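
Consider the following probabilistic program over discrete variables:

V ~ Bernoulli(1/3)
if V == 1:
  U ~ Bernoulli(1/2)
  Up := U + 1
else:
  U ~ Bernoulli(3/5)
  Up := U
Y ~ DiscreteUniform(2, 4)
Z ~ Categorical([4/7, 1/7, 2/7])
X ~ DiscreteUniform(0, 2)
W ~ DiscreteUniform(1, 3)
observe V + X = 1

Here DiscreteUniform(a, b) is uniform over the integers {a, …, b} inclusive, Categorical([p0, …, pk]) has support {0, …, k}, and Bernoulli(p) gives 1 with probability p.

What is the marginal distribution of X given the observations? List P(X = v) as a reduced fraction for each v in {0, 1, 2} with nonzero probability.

Enumerate traces; 108 have nonzero weight after conditioning:
  (V=0, U=0, Y=2, Z=0, X=1, W=1) weight 16/2835
  (V=0, U=0, Y=2, Z=0, X=1, W=2) weight 16/2835
  (V=0, U=0, Y=2, Z=0, X=1, W=3) weight 16/2835
  (V=0, U=0, Y=2, Z=1, X=1, W=1) weight 4/2835
  (V=0, U=0, Y=2, Z=1, X=1, W=2) weight 4/2835
  (V=0, U=0, Y=2, Z=1, X=1, W=3) weight 4/2835
  (V=0, U=0, Y=2, Z=2, X=1, W=1) weight 8/2835
  (V=0, U=0, Y=2, Z=2, X=1, W=2) weight 8/2835
  (V=1, U=0, Y=2, Z=0, X=0, W=1) weight 2/567
  … 99 more
Group by X:
  weight(X=0) = 1/9
  weight(X=1) = 2/9
Total weight = 1/9 + 2/9 = 1/3
P(X=0 | obs) = 1/9 / 1/3 = 1/3
P(X=1 | obs) = 2/9 / 1/3 = 2/3

P(X=0) = 1/3, P(X=1) = 2/3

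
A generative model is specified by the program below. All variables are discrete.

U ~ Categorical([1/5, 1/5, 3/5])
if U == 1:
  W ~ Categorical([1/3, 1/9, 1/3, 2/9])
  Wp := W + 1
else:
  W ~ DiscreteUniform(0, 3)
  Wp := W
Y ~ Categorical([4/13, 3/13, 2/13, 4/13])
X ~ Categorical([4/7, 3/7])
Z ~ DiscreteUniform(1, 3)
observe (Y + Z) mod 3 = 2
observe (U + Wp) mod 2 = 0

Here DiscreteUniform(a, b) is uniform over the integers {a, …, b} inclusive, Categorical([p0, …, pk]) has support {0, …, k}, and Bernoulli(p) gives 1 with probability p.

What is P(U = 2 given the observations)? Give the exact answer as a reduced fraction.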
*****
▶ ASSIGNED TASK
The lines to return are those in the material above that hold "variables".

▶ SOLUTION TO THIS TASK
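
Consider the following probabilistic program over discrete variables:
A generative model is specified by the program below. All variables are discrete.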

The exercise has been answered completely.